**Prompt**
Write out the whole listing without a single alteration.

(Given data Opens)

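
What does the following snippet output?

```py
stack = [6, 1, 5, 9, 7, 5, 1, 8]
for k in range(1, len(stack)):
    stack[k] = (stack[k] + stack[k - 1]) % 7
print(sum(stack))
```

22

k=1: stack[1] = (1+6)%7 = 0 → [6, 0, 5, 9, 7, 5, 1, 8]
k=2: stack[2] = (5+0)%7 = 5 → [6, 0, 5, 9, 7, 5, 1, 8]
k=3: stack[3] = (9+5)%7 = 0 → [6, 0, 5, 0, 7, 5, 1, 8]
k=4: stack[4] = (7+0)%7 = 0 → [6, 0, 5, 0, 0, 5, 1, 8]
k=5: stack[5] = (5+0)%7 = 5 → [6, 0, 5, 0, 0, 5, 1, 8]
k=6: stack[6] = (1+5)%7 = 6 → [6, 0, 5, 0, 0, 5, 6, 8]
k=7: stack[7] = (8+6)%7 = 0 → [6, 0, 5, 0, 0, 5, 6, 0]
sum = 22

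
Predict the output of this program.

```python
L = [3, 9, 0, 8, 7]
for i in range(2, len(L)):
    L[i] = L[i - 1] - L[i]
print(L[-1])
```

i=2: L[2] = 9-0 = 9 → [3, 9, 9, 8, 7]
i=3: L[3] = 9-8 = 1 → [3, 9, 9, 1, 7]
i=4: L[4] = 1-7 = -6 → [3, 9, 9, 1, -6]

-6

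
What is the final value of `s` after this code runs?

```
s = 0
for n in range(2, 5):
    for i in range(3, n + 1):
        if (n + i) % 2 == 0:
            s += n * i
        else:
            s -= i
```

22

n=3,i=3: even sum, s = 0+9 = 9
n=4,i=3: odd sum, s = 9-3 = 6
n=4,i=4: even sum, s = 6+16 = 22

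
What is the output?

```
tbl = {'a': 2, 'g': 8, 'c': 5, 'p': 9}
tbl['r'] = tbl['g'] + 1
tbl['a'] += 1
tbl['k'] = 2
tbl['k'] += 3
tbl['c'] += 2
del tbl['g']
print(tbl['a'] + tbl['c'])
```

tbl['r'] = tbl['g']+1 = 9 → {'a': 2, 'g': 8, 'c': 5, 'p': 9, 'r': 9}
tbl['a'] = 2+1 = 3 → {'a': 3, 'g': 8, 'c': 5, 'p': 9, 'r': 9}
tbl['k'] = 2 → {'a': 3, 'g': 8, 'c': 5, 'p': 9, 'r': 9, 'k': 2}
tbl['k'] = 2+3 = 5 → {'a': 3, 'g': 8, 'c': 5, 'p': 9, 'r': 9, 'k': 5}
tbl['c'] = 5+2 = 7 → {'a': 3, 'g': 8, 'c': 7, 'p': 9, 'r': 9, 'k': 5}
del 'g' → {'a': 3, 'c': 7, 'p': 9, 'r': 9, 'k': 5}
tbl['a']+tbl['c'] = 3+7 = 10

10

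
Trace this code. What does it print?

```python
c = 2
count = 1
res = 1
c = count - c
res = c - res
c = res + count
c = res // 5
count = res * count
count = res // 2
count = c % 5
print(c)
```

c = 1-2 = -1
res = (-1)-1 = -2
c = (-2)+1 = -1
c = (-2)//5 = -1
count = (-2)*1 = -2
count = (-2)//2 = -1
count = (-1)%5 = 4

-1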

(Given data Closes)

**Answer space**
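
What does the following snippet output?

```py
stack = [6, 1, 5, 9, 7, 5, 1, 8]
for k in range(1, len(stack)):
    stack[k] = (stack[k] + stack[k - 1]) % 7
print(sum(stack))
```

22

k=1: stack[1] = (1+6)%7 = 0 → [6, 0, 5, 9, 7, 5, 1, 8]
k=2: stack[2] = (5+0)%7 = 5 → [6, 0, 5, 9, 7, 5, 1, 8]
k=3: stack[3] = (9+5)%7 = 0 → [6, 0, 5, 0, 7, 5, 1, 8]
k=4: stack[4] = (7+0)%7 = 0 → [6, 0, 5, 0, 0, 5, 1, 8]
k=5: stack[5] = (5+0)%7 = 5 → [6, 0, 5, 0, 0, 5, 1, 8]
k=6: stack[6] = (1+5)%7 = 6 → [6, 0, 5, 0, 0, 5, 6, 8]
k=7: stack[7] = (8+6)%7 = 0 → [6, 0, 5, 0, 0, 5, 6, 0]
sum = 22

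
Predict the output of this program.

```python
L = [3, 9, 0, 8, 7]
for i in range(2, len(L)):
    L[i] = L[i - 1] - L[i]
print(L[-1])
```

i=2: L[2] = 9-0 = 9 → [3, 9, 9, 8, 7]
i=3: L[3] = 9-8 = 1 → [3, 9, 9, 1, 7]
i=4: L[4] = 1-7 = -6 → [3, 9, 9, 1, -6]

-6

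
What is the final value of `s` after this code runs?

```
s = 0
for n in range(2, 5):
    for i in range(3, n + 1):
        if (n + i) % 2 == 0:
            s += n * i
        else:
            s -= i
```

22

n=3,i=3: even sum, s = 0+9 = 9
n=4,i=3: odd sum, s = 9-3 = 6
n=4,i=4: even sum, s = 6+16 = 22

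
What is the output?

```
tbl = {'a': 2, 'g': 8, 'c': 5, 'p': 9}
tbl['r'] = tbl['g'] + 1
tbl['a'] += 1
tbl['k'] = 2
tbl['k'] += 3
tbl['c'] += 2
del tbl['g']
print(tbl['a'] + tbl['c'])
```

tbl['r'] = tbl['g']+1 = 9 → {'a': 2, 'g': 8, 'c': 5, 'p': 9, 'r': 9}
tbl['a'] = 2+1 = 3 → {'a': 3, 'g': 8, 'c': 5, 'p': 9, 'r': 9}
tbl['k'] = 2 → {'a': 3, 'g': 8, 'c': 5, 'p': 9, 'r': 9, 'k': 2}
tbl['k'] = 2+3 = 5 → {'a': 3, 'g': 8, 'c': 5, 'p': 9, 'r': 9, 'k': 5}
tbl['c'] = 5+2 = 7 → {'a': 3, 'g': 8, 'c': 7, 'p': 9, 'r': 9, 'k': 5}
del 'g' → {'a': 3, 'c': 7, 'p': 9, 'r': 9, 'k': 5}
tbl['a']+tbl['c'] = 3+7 = 10

10

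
Trace this code. What does it print?

```python
c = 2
count = 1
res = 1
c = count - c
res = c - res
c = res + count
c = res // 5
count = res * count
count = res // 2
count = c % 5
print(c)
```

c = 1-2 = -1
res = (-1)-1 = -2
c = (-2)+1 = -1
c = (-2)//5 = -1
count = (-2)*1 = -2
count = (-2)//2 = -1
count = (-1)%5 = 4

-1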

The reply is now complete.